• **Dataset excerpts**:
★ ★ ★ ★ ★ ★ ★

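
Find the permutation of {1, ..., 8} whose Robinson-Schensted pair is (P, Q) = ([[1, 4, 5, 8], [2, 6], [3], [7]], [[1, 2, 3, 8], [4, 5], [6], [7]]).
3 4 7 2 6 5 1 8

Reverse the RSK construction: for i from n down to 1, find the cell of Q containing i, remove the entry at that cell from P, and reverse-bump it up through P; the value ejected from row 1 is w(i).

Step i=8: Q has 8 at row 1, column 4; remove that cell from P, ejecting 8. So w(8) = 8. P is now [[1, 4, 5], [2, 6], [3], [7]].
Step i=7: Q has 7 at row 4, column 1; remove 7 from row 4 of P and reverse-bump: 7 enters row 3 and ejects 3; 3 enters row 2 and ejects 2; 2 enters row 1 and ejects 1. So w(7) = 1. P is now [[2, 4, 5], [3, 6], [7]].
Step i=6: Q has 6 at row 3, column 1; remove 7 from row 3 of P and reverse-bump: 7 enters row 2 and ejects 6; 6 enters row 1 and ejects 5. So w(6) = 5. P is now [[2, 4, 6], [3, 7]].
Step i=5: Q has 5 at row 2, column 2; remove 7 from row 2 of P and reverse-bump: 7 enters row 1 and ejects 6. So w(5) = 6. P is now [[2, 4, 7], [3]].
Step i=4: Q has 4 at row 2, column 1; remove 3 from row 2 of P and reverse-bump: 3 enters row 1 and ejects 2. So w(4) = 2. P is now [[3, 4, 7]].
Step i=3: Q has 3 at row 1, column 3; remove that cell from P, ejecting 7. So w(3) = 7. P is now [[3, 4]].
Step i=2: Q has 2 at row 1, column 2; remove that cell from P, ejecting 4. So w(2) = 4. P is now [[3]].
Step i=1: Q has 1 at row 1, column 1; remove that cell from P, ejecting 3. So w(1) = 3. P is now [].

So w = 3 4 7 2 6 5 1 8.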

★ ★ ★ ★ ★ ★ ★

• **Task to complete**:
Copy all the records exactly so that no character differs from the source.

• **Solution to this exercise**:
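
Find the permutation of {1, ..., 8} whose Robinson-Schensted pair is (P, Q) = ([[1, 4, 5, 8], [2, 6], [3], [7]], [[1, 2, 3, 8], [4, 5], [6], [7]]).
3 4 7 2 6 5 1 8

Reverse the RSK construction: for i from n down to 1, find the cell of Q containing i, remove the entry at that cell from P, and reverse-bump it up through P; the value ejected from row 1 is w(i).

Step i=8: Q has 8 at row 1, column 4; remove that cell from P, ejecting 8. So w(8) = 8. P is now [[1, 4, 5], [2, 6], [3], [7]].
Step i=7: Q has 7 at row 4, column 1; remove 7 from row 4 of P and reverse-bump: 7 enters row 3 and ejects 3; 3 enters row 2 and ejects 2; 2 enters row 1 and ejects 1. So w(7) = 1. P is now [[2, 4, 5], [3, 6], [7]].
Step i=6: Q has 6 at row 3, column 1; remove 7 from row 3 of P and reverse-bump: 7 enters row 2 and ejects 6; 6 enters row 1 and ejects 5. So w(6) = 5. P is now [[2, 4, 6], [3, 7]].
Step i=5: Q has 5 at row 2, column 2; remove 7 from row 2 of P and reverse-bump: 7 enters row 1 and ejects 6. So w(5) = 6. P is now [[2, 4, 7], [3]].
Step i=4: Q has 4 at row 2, column 1; remove 3 from row 2 of P and reverse-bump: 3 enters row 1 and ejects 2. So w(4) = 2. P is now [[3, 4, 7]].
Step i=3: Q has 3 at row 1, column 3; remove that cell from P, ejecting 7. So w(3) = 7. P is now [[3, 4]].
Step i=2: Q has 2 at row 1, column 2; remove that cell from P, ejecting 4. So w(2) = 4. P is now [[3]].
Step i=1: Q has 1 at row 1, column 1; remove that cell from P, ejecting 3. So w(1) = 3. P is now [].

So w = 3 4 7 2 6 5 1 8.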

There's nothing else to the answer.